START Data extracts

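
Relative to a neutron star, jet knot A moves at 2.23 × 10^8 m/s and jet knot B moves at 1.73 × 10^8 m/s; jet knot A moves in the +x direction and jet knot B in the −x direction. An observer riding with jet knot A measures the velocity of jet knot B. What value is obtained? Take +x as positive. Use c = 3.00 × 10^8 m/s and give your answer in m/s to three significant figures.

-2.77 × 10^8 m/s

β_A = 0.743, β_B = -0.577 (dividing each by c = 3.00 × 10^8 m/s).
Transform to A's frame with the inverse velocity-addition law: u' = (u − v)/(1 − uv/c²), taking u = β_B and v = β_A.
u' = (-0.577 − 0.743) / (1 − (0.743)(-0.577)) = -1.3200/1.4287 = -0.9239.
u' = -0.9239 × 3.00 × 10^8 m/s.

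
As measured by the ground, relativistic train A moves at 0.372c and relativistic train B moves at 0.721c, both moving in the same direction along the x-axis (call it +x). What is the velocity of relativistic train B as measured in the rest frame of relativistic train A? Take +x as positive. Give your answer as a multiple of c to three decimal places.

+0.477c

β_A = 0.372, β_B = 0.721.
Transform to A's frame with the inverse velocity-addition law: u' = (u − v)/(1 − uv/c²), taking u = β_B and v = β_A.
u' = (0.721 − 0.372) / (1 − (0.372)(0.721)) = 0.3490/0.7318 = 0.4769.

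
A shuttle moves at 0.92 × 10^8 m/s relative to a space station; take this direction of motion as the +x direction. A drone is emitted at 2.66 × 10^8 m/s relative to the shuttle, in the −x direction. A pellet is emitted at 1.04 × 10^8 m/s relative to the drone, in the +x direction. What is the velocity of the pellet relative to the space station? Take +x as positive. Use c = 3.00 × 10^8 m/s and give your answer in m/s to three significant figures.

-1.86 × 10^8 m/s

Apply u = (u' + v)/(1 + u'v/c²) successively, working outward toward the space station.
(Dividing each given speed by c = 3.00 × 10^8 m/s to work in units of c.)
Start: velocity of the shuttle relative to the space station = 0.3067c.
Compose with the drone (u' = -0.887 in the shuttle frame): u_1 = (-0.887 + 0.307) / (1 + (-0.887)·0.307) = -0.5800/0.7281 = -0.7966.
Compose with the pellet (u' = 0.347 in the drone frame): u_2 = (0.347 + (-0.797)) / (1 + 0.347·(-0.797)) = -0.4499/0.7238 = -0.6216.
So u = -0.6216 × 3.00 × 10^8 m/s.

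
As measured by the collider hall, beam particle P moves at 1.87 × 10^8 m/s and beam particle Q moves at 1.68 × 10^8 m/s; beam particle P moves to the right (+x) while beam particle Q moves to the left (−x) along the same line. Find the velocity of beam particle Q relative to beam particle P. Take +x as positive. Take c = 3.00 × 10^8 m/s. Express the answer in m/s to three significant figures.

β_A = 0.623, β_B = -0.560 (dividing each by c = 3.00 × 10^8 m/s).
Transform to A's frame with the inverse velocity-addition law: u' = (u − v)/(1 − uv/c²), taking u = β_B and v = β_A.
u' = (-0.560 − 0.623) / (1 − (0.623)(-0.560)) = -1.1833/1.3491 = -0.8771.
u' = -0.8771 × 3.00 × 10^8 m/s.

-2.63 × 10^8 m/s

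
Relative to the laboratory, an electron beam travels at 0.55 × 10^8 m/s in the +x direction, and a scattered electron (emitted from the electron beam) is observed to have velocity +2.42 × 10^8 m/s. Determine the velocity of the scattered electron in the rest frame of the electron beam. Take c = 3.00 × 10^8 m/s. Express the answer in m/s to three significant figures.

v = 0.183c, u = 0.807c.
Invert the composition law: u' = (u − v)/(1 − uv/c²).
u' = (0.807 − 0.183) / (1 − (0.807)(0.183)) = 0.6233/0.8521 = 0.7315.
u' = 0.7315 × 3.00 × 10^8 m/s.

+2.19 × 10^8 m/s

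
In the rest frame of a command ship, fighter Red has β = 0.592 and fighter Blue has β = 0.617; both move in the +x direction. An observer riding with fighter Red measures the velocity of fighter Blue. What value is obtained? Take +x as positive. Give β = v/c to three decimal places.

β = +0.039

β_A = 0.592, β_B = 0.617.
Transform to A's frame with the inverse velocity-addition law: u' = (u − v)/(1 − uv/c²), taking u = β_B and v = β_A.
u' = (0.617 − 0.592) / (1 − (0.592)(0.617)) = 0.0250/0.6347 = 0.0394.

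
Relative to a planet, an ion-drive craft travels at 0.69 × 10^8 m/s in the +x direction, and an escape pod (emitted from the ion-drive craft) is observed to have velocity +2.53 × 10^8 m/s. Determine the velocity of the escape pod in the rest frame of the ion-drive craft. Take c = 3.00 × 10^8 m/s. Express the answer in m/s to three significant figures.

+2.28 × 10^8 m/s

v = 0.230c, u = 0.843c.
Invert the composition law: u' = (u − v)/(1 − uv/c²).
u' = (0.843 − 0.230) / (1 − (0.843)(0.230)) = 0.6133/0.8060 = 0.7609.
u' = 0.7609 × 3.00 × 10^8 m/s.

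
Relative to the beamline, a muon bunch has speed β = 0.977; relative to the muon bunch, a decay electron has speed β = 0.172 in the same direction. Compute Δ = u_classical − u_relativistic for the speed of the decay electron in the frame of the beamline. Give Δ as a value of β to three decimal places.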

END Data extracts

◆ **Directions for this task**
Above are the entries; return each one exactly.

◆ **Response to the exercise**
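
Relative to a neutron star, jet knot A moves at 2.23 × 10^8 m/s and jet knot B moves at 1.73 × 10^8 m/s; jet knot A moves in the +x direction and jet knot B in the −x direction. An observer riding with jet knot A measures the velocity of jet knot B. What value is obtained? Take +x as positive. Use c = 3.00 × 10^8 m/s and give your answer in m/s to three significant figures.

-2.77 × 10^8 m/s

β_A = 0.743, β_B = -0.577 (dividing each by c = 3.00 × 10^8 m/s).
Transform to A's frame with the inverse velocity-addition law: u' = (u − v)/(1 − uv/c²), taking u = β_B and v = β_A.
u' = (-0.577 − 0.743) / (1 − (0.743)(-0.577)) = -1.3200/1.4287 = -0.9239.
u' = -0.9239 × 3.00 × 10^8 m/s.

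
As measured by the ground, relativistic train A moves at 0.372c and relativistic train B moves at 0.721c, both moving in the same direction along the x-axis (call it +x). What is the velocity of relativistic train B as measured in the rest frame of relativistic train A? Take +x as positive. Give your answer as a multiple of c to three decimal places.

+0.477c

β_A = 0.372, β_B = 0.721.
Transform to A's frame with the inverse velocity-addition law: u' = (u − v)/(1 − uv/c²), taking u = β_B and v = β_A.
u' = (0.721 − 0.372) / (1 − (0.372)(0.721)) = 0.3490/0.7318 = 0.4769.

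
A shuttle moves at 0.92 × 10^8 m/s relative to a space station; take this direction of motion as the +x direction. A drone is emitted at 2.66 × 10^8 m/s relative to the shuttle, in the −x direction. A pellet is emitted at 1.04 × 10^8 m/s relative to the drone, in the +x direction. What is the velocity of the pellet relative to the space station? Take +x as positive. Use c = 3.00 × 10^8 m/s and give your answer in m/s to three significant figures.

-1.86 × 10^8 m/s

Apply u = (u' + v)/(1 + u'v/c²) successively, working outward toward the space station.
(Dividing each given speed by c = 3.00 × 10^8 m/s to work in units of c.)
Start: velocity of the shuttle relative to the space station = 0.3067c.
Compose with the drone (u' = -0.887 in the shuttle frame): u_1 = (-0.887 + 0.307) / (1 + (-0.887)·0.307) = -0.5800/0.7281 = -0.7966.
Compose with the pellet (u' = 0.347 in the drone frame): u_2 = (0.347 + (-0.797)) / (1 + 0.347·(-0.797)) = -0.4499/0.7238 = -0.6216.
So u = -0.6216 × 3.00 × 10^8 m/s.

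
As measured by the collider hall, beam particle P moves at 1.87 × 10^8 m/s and beam particle Q moves at 1.68 × 10^8 m/s; beam particle P moves to the right (+x) while beam particle Q moves to the left (−x) along the same line. Find the velocity of beam particle Q relative to beam particle P. Take +x as positive. Take c = 3.00 × 10^8 m/s. Express the answer in m/s to three significant figures.

β_A = 0.623, β_B = -0.560 (dividing each by c = 3.00 × 10^8 m/s).
Transform to A's frame with the inverse velocity-addition law: u' = (u − v)/(1 − uv/c²), taking u = β_B and v = β_A.
u' = (-0.560 − 0.623) / (1 − (0.623)(-0.560)) = -1.1833/1.3491 = -0.8771.
u' = -0.8771 × 3.00 × 10^8 m/s.

-2.63 × 10^8 m/s

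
Relative to the laboratory, an electron beam travels at 0.55 × 10^8 m/s in the +x direction, and a scattered electron (emitted from the electron beam) is observed to have velocity +2.42 × 10^8 m/s. Determine the velocity of the scattered electron in the rest frame of the electron beam. Take c = 3.00 × 10^8 m/s. Express the answer in m/s to three significant figures.

v = 0.183c, u = 0.807c.
Invert the composition law: u' = (u − v)/(1 − uv/c²).
u' = (0.807 − 0.183) / (1 − (0.807)(0.183)) = 0.6233/0.8521 = 0.7315.
u' = 0.7315 × 3.00 × 10^8 m/s.

+2.19 × 10^8 m/s

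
In the rest frame of a command ship, fighter Red has β = 0.592 and fighter Blue has β = 0.617; both move in the +x direction. An observer riding with fighter Red measures the velocity of fighter Blue. What value is obtained? Take +x as positive. Give β = v/c to three decimal places.

β = +0.039

β_A = 0.592, β_B = 0.617.
Transform to A's frame with the inverse velocity-addition law: u' = (u − v)/(1 − uv/c²), taking u = β_B and v = β_A.
u' = (0.617 − 0.592) / (1 − (0.592)(0.617)) = 0.0250/0.6347 = 0.0394.

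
Relative to a planet, an ion-drive craft travels at 0.69 × 10^8 m/s in the +x direction, and an escape pod (emitted from the ion-drive craft) is observed to have velocity +2.53 × 10^8 m/s. Determine the velocity of the escape pod in the rest frame of the ion-drive craft. Take c = 3.00 × 10^8 m/s. Express the answer in m/s to three significant figures.

+2.28 × 10^8 m/s

v = 0.230c, u = 0.843c.
Invert the composition law: u' = (u − v)/(1 − uv/c²).
u' = (0.843 − 0.230) / (1 − (0.843)(0.230)) = 0.6133/0.8060 = 0.7609.
u' = 0.7609 × 3.00 × 10^8 m/s.

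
Relative to the beamline, a muon bunch has speed β = 0.977; relative to the muon bunch, a decay electron has speed β = 0.172 in the same direction. Compute Δ = u_classical − u_relativistic for the speed of the decay electron in the frame of the beamline. Give Δ as a value of β to three decimal places.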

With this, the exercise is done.